%%

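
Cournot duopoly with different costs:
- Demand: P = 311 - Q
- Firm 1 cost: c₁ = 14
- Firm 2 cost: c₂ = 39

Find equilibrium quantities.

q₁* = 107.33, q₂* = 82.33

Work:
Reaction: q₁ = (311 - 14 - q₂)/2
Reaction: q₂ = (311 - 39 - q₁)/2
Solve simultaneously:
q₁* = (311 - 2×14 + 39)/3 = 107.33
q₂* = (311 - 2×39 + 14)/3 = 82.33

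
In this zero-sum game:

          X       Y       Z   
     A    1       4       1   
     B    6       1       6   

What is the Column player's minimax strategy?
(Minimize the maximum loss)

Column should play Y, value = 4

Work:
Column player minimizes Row's maximum payoff:
Column X: max payoff to Row = 6
Column Y: max payoff to Row = 4
Column Z: max payoff to Row = 6
Minimum is 4, achieved by column Y.
Minimax strategy: Y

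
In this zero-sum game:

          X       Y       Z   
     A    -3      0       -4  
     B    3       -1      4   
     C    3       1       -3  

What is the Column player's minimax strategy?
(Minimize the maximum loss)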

%%

**INSTRUCTIONS FOR THE TASK:** The answer must hold only the lines from the first line of the data through the line bearing "- Firm 2 cost: c₂ = 39", returned exactly.

**ANSWER TO THIS PROBLEM:**
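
Cournot duopoly with different costs:
- Demand: P = 311 - Q
- Firm 1 cost: c₁ = 14
- Firm 2 cost: c₂ = 39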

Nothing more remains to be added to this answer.